## Your objective
Below are the records; copy every line in them that holds the string "driven".

## Data excerpts
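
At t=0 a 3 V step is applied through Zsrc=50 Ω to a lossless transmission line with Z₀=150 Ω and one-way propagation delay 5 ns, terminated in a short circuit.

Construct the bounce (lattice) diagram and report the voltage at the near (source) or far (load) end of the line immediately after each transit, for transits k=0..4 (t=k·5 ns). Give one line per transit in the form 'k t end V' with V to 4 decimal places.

0 0 source 2.2500
1 5 load 0.0000
2 10 source 1.1250
3 15 load 0.0000
4 20 source 0.5625

Γ_L=-1.000000, Γ_S=-0.500000; launch V₁=3·150/200=2.250000
k=0 src: V=2.2500
k=1 load: inc=2.250000, refl=2.250000·-1.000000=-2.2500; V=0.000000+2.250000+-2.250000=0.0000
k=2 src: inc=-2.250000, refl=-2.250000·-0.500000=1.1250; V=2.250000+-2.250000+1.125000=1.1250
k=3 load: inc=1.125000, refl=1.125000·-1.000000=-1.1250; V=0.000000+1.125000+-1.125000=0.0000
k=4 src: inc=-1.125000, refl=-1.125000·-0.500000=0.5625; V=1.125000+-1.125000+0.562500=0.5625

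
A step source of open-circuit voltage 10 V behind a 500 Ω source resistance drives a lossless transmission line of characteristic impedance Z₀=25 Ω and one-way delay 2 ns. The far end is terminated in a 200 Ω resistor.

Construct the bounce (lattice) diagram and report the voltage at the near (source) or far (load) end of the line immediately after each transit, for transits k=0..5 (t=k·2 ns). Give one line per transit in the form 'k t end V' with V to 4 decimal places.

0 0 source 0.4762
1 2 load 0.8466
2 4 source 1.1817
3 6 load 1.4423
4 8 source 1.6781
5 10 load 1.8615

Γ_L=0.777778, Γ_S=0.904762; launch V₁=10·25/525=0.476190
k=0 src: V=0.4762
k=1 load: inc=0.476190, refl=0.476190·0.777778=0.3704; V=0.000000+0.476190+0.370370=0.8466
k=2 src: inc=0.370370, refl=0.370370·0.904762=0.3351; V=0.476190+0.370370+0.335097=1.1817
k=3 load: inc=0.335097, refl=0.335097·0.777778=0.2606; V=0.846561+0.335097+0.260631=1.4423
k=4 src: inc=0.260631, refl=0.260631·0.904762=0.2358; V=1.181658+0.260631+0.235809=1.6781
k=5 load: inc=0.235809, refl=0.235809·0.777778=0.1834; V=1.442289+0.235809+0.183407=1.8615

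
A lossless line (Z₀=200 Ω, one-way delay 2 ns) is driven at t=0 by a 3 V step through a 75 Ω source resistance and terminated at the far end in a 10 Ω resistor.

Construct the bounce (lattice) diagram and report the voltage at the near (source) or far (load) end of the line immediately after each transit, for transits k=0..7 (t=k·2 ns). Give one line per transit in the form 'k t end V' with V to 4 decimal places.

0 0 source 2.1818
1 2 load 0.2078
2 4 source 1.1051
3 6 load 0.2932
4 8 source 0.6623
5 10 load 0.3284
6 12 source 0.4802
7 14 load 0.3428

Γ_L=-0.904762, Γ_S=-0.454545; launch V₁=3·200/275=2.181818
k=0 src: V=2.1818
k=1 load: inc=2.181818, refl=2.181818·-0.904762=-1.9740; V=0.000000+2.181818+-1.974026=0.2078
k=2 src: inc=-1.974026, refl=-1.974026·-0.454545=0.8973; V=2.181818+-1.974026+0.897285=1.1051
k=3 load: inc=0.897285, refl=0.897285·-0.904762=-0.8118; V=0.207792+0.897285+-0.811829=0.2932
k=4 src: inc=-0.811829, refl=-0.811829·-0.454545=0.3690; V=1.105077+-0.811829+0.369013=0.6623
k=5 load: inc=0.369013, refl=0.369013·-0.904762=-0.3339; V=0.293248+0.369013+-0.333869=0.3284
k=6 src: inc=-0.333869, refl=-0.333869·-0.454545=0.1518; V=0.662261+-0.333869+0.151759=0.4802
k=7 load: inc=0.151759, refl=0.151759·-0.904762=-0.1373; V=0.328392+0.151759+-0.137305=0.3428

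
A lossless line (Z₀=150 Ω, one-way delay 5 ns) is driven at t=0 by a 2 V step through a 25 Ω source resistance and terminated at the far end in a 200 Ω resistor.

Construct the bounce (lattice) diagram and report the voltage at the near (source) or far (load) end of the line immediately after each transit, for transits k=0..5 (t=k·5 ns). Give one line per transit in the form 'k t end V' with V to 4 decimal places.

0 0 source 1.7143
1 5 load 1.9592
2 10 source 1.7843
3 15 load 1.7593
4 20 source 1.7771
5 25 load 1.7797

Γ_L=0.142857, Γ_S=-0.714286; launch V₁=2·150/175=1.714286
k=0 src: V=1.7143
k=1 load: inc=1.714286, refl=1.714286·0.142857=0.2449; V=0.000000+1.714286+0.244898=1.9592
k=2 src: inc=0.244898, refl=0.244898·-0.714286=-0.1749; V=1.714286+0.244898+-0.174927=1.7843
k=3 load: inc=-0.174927, refl=-0.174927·0.142857=-0.0250; V=1.959184+-0.174927+-0.024990=1.7593
k=4 src: inc=-0.024990, refl=-0.024990·-0.714286=0.0178; V=1.784257+-0.024990+0.017850=1.7771
k=5 load: inc=0.017850, refl=0.017850·0.142857=0.0025; V=1.759267+0.017850+0.002550=1.7797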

## Written answer
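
A lossless line (Z₀=200 Ω, one-way delay 2 ns) is driven at t=0 by a 3 V step through a 75 Ω source resistance and terminated at the far end in a 10 Ω resistor.
A lossless line (Z₀=150 Ω, one-way delay 5 ns) is driven at t=0 by a 2 V step through a 25 Ω source resistance and terminated at the far end in a 200 Ω resistor.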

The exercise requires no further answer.